• Description of the task
Reproduce the records in full. Alter nothing.

<<<<

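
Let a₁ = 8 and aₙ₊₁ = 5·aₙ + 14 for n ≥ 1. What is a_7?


Computing step by step:
a_1 = 8
a_2 = 54
a_3 = 284
a_4 = 1434
a_5 = 7184
a_6 = 35934
a_7 = 179684


a_7 = 179684


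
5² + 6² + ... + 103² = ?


Σₖ₌5^103 k² = Σₖ₌₁^103 k² − Σₖ₌₁^4 k²
= 103·104·207/6 − 4·5·9/6
= 369564 − 30 = 369534

Σk² = 369534


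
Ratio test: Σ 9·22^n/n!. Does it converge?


aₙ = 9·22^n/n!
a_{n+1}/aₙ = 22^(n+1)/(n+1)! × n!/22^n  (constant 9 cancels)
= 22/(n+1)
L = lim(n→∞) 22/(n+1) = 0
L < 1 → series CONVERGES

Converges (ratio test: L = 0 < 1)


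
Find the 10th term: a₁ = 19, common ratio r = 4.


aₙ = a₁·r^(n-1)
= 19×4^9
= 19×262144
= 4980736

a_10 = 4980736


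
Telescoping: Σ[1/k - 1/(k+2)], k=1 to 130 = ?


Telescoping with gap 2: two head and two tail terms survive.
= (1 + 1/2) - (1/131 + 1/132)
= 3/2 - 1/131 - 1/132 = 25675/17292

Sum = 25675/17292


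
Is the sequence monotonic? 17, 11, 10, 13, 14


Differences: -6, -1, 3, 1
Difference at position 3 is +3 (> 0) but position 1 is -6 (< 0) — sequence both rises and falls
→ NOT monotonic

Not monotonic


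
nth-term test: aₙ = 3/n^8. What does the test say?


lim(n→∞) 3/n^8 = 0
lim aₙ = 0 → nth-term test is INCONCLUSIVE
(Need other tests; this is actually a convergent p-series with p=8 > 1)

Inconclusive (lim aₙ = 0; need another test)


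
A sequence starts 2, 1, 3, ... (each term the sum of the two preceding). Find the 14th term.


Computing iteratively: 2, 1, 3, 4, 7, 11, 18, 29, 47, 76, 123, 199, ...
a_14 = 521

a_14 = 521


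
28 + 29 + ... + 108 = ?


Σₖ₌28^108 k = Σₖ₌₁^108 k − Σₖ₌₁^27 k
= 108·109/2 − 27·28/2
= 5886 − 378 = 5508

Σk = 5508


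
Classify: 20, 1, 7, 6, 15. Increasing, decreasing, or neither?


Differences: -19, 6, -1, 9
Difference at position 2 is +6 (> 0) but position 1 is -19 (< 0) — sequence both rises and falls
→ NOT monotonic

Not monotonic


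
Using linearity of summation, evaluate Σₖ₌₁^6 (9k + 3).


Σ(9k+3) = 9·Σk + 3·n
= 9·21 + 3·6
= 189 + 18 = 207

Σ = 207


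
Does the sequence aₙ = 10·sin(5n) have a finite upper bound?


For all n, -1 ≤ sin(5n) ≤ 1, so -10 ≤ 10·sin(5n) ≤ 10
Lower bound: -10, Upper bound: 10
The sequence IS bounded

Bounded (-10 ≤ aₙ ≤ 10)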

>>>>

• Answer section
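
Let a₁ = 8 and aₙ₊₁ = 5·aₙ + 14 for n ≥ 1. What is a_7?


Computing step by step:
a_1 = 8
a_2 = 54
a_3 = 284
a_4 = 1434
a_5 = 7184
a_6 = 35934
a_7 = 179684


a_7 = 179684


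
5² + 6² + ... + 103² = ?


Σₖ₌5^103 k² = Σₖ₌₁^103 k² − Σₖ₌₁^4 k²
= 103·104·207/6 − 4·5·9/6
= 369564 − 30 = 369534

Σk² = 369534


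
Ratio test: Σ 9·22^n/n!. Does it converge?


aₙ = 9·22^n/n!
a_{n+1}/aₙ = 22^(n+1)/(n+1)! × n!/22^n  (constant 9 cancels)
= 22/(n+1)
L = lim(n→∞) 22/(n+1) = 0
L < 1 → series CONVERGES

Converges (ratio test: L = 0 < 1)


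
Find the 10th term: a₁ = 19, common ratio r = 4.


aₙ = a₁·r^(n-1)
= 19×4^9
= 19×262144
= 4980736

a_10 = 4980736


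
Telescoping: Σ[1/k - 1/(k+2)], k=1 to 130 = ?


Telescoping with gap 2: two head and two tail terms survive.
= (1 + 1/2) - (1/131 + 1/132)
= 3/2 - 1/131 - 1/132 = 25675/17292

Sum = 25675/17292


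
Is the sequence monotonic? 17, 11, 10, 13, 14


Differences: -6, -1, 3, 1
Difference at position 3 is +3 (> 0) but position 1 is -6 (< 0) — sequence both rises and falls
→ NOT monotonic

Not monotonic


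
nth-term test: aₙ = 3/n^8. What does the test say?


lim(n→∞) 3/n^8 = 0
lim aₙ = 0 → nth-term test is INCONCLUSIVE
(Need other tests; this is actually a convergent p-series with p=8 > 1)

Inconclusive (lim aₙ = 0; need another test)


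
A sequence starts 2, 1, 3, ... (each term the sum of the two preceding). Find the 14th term.


Computing iteratively: 2, 1, 3, 4, 7, 11, 18, 29, 47, 76, 123, 199, ...
a_14 = 521

a_14 = 521


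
28 + 29 + ... + 108 = ?


Σₖ₌28^108 k = Σₖ₌₁^108 k − Σₖ₌₁^27 k
= 108·109/2 − 27·28/2
= 5886 − 378 = 5508

Σk = 5508


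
Classify: 20, 1, 7, 6, 15. Increasing, decreasing, or neither?


Differences: -19, 6, -1, 9
Difference at position 2 is +6 (> 0) but position 1 is -19 (< 0) — sequence both rises and falls
→ NOT monotonic

Not monotonic


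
Using linearity of summation, evaluate Σₖ₌₁^6 (9k + 3).


Σ(9k+3) = 9·Σk + 3·n
= 9·21 + 3·6
= 189 + 18 = 207

Σ = 207


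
Does the sequence aₙ = 10·sin(5n) have a finite upper bound?


For all n, -1 ≤ sin(5n) ≤ 1, so -10 ≤ 10·sin(5n) ≤ 10
Lower bound: -10, Upper bound: 10
The sequence IS bounded

Bounded (-10 ≤ aₙ ≤ 10)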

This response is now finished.